■ WHAT YOU ARE ASKED TO DO ■
Please repeat exactly the lines below from the one containing "In the market for eyeglasses, demand" down to the one containing "Demand for water-efficient", both included, and nothing else.

■ ENTRIES SHOWN ■
>>>>>
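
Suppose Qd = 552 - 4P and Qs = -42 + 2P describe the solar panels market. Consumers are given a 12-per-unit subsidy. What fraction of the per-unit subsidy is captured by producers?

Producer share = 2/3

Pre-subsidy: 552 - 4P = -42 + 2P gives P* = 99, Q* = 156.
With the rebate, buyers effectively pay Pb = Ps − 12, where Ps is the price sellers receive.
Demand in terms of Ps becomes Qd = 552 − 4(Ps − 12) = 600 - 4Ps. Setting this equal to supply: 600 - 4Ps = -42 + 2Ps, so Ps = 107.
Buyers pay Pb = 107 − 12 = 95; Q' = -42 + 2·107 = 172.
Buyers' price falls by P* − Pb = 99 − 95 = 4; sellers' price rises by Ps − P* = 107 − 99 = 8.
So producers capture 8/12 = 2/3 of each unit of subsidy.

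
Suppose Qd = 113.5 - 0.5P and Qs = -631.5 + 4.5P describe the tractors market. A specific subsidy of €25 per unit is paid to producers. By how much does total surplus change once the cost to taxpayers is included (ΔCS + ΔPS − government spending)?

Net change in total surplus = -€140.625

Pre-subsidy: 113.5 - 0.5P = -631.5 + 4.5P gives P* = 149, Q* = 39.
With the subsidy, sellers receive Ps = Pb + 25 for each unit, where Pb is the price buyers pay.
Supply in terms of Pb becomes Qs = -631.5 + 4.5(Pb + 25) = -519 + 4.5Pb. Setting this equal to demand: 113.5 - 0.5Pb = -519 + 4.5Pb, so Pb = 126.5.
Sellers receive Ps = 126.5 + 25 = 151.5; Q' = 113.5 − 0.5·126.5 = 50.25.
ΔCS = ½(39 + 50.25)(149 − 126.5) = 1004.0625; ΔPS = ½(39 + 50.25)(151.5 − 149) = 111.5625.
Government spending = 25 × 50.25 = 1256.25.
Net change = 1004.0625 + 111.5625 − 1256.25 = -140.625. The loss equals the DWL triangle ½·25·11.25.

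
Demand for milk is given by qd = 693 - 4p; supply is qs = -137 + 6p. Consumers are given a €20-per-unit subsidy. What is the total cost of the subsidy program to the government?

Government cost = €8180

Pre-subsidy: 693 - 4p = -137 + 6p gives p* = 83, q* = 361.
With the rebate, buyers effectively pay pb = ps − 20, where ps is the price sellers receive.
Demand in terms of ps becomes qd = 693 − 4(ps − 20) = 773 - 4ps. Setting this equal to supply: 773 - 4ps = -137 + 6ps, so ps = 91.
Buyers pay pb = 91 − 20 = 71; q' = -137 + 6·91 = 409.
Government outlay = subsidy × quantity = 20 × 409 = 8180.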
<<<<<
>>>>>
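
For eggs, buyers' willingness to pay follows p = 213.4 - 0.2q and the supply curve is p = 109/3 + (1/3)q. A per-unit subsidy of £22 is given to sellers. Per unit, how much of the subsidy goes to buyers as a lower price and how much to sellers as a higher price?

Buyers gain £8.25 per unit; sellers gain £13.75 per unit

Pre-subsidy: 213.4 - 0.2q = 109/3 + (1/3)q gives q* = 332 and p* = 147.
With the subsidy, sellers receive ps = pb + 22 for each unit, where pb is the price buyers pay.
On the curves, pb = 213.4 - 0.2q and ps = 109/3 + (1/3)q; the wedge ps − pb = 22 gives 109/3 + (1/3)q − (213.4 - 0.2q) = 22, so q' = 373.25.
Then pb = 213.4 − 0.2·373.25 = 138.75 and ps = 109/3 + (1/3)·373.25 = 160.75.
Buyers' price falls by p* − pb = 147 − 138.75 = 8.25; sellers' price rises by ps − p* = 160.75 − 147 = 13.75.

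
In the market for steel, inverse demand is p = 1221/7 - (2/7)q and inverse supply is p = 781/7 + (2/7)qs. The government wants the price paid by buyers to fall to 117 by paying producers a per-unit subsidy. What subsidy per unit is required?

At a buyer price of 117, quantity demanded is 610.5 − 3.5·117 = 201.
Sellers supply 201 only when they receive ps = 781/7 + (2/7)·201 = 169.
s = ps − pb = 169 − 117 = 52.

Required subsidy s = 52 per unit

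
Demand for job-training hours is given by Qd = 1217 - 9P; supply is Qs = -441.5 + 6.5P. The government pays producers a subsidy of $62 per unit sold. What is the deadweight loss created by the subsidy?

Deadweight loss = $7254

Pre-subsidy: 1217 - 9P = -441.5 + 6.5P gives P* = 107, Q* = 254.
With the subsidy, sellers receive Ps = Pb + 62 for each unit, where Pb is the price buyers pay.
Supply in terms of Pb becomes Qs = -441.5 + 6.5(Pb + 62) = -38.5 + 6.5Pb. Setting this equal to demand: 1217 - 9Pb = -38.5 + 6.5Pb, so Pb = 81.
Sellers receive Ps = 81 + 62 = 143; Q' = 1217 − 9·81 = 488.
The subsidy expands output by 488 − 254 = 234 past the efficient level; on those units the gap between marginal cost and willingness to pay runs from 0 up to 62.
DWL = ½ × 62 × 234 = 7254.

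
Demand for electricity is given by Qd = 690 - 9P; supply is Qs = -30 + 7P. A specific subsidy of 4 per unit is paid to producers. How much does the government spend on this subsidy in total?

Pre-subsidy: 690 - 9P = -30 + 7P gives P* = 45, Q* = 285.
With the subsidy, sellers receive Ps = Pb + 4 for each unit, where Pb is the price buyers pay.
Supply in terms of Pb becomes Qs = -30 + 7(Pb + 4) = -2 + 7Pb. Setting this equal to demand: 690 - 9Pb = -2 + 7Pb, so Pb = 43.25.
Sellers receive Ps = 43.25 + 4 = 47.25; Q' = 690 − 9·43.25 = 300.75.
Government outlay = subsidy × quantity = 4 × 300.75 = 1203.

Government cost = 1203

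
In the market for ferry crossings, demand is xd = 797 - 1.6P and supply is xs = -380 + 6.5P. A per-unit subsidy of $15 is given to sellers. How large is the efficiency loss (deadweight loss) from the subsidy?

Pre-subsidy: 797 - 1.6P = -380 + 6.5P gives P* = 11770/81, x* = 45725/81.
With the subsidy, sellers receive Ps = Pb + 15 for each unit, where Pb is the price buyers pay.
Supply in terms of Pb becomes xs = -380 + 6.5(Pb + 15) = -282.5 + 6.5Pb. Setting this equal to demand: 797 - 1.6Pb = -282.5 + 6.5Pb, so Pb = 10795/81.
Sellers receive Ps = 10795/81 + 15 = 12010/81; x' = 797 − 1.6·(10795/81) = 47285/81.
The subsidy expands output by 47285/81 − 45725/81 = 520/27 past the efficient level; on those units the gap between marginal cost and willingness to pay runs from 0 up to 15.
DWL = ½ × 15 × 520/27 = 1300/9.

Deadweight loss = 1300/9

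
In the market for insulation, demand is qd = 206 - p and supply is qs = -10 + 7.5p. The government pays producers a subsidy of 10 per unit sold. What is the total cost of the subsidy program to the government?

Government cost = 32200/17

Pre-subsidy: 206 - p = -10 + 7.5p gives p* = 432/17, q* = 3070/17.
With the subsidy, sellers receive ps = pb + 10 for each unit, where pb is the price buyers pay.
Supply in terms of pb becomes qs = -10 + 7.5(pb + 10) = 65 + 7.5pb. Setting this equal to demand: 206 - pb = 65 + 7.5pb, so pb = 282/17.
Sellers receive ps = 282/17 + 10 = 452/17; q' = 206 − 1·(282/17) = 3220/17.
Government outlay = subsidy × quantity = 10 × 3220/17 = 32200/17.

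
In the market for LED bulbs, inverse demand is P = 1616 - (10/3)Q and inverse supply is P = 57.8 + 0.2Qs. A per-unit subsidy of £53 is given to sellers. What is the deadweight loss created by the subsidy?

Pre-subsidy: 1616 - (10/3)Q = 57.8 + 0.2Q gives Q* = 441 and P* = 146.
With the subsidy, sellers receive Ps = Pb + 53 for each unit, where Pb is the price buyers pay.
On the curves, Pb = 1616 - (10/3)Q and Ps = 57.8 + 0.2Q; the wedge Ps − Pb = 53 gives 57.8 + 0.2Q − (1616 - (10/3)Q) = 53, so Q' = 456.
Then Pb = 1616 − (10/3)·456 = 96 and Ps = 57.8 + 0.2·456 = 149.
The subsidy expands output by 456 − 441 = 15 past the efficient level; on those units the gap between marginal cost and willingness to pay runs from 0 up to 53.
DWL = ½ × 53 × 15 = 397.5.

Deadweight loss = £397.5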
<<<<<
>>>>>
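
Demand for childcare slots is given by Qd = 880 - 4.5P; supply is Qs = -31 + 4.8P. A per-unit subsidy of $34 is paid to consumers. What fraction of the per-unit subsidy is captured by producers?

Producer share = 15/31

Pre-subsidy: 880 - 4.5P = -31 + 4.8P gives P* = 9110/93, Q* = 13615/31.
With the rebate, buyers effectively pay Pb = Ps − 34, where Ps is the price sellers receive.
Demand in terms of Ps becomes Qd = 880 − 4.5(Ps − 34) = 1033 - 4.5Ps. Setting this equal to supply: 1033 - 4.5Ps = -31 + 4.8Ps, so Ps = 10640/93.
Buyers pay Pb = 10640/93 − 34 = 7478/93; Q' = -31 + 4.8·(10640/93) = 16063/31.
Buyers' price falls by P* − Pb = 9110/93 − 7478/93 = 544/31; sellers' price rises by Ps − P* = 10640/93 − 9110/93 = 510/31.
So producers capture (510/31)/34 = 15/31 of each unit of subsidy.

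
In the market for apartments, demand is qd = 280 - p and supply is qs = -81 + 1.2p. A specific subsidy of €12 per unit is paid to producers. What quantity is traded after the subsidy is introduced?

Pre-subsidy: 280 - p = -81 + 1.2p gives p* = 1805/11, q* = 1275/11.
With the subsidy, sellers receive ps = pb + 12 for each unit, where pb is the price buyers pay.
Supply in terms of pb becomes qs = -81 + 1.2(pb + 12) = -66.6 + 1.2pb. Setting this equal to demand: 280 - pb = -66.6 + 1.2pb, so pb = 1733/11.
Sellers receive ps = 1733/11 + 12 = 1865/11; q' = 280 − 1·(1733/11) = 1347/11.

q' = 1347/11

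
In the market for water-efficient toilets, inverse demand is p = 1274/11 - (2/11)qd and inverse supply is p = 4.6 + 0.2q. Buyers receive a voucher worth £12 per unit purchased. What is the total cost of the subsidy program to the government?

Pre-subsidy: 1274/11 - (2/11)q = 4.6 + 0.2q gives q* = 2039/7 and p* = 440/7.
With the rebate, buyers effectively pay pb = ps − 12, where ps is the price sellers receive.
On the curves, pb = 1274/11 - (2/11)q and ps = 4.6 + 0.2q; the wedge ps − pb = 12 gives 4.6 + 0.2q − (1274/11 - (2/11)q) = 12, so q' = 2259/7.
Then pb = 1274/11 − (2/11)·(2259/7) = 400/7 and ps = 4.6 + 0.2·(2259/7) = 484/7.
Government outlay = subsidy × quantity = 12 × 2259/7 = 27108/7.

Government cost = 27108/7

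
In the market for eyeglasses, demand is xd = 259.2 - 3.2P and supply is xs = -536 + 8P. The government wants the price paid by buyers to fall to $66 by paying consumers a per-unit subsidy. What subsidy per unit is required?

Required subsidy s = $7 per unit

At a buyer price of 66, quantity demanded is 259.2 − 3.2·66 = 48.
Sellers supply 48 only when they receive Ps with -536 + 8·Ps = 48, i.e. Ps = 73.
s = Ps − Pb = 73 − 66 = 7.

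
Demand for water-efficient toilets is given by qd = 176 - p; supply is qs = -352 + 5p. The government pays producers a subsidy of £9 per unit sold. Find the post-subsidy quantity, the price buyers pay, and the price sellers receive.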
<<<<<
■ TASK RESULT ■
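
In the market for eyeglasses, demand is xd = 259.2 - 3.2P and supply is xs = -536 + 8P. The government wants the price paid by buyers to fall to $66 by paying consumers a per-unit subsidy. What subsidy per unit is required?

Required subsidy s = $7 per unit

At a buyer price of 66, quantity demanded is 259.2 − 3.2·66 = 48.
Sellers supply 48 only when they receive Ps with -536 + 8·Ps = 48, i.e. Ps = 73.
s = Ps − Pb = 73 − 66 = 7.

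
Demand for water-efficient toilets is given by qd = 176 - p; supply is qs = -352 + 5p. The government pays producers a subsidy of £9 per unit sold. Find the post-subsidy quantity, the price buyers pay, and the price sellers receive.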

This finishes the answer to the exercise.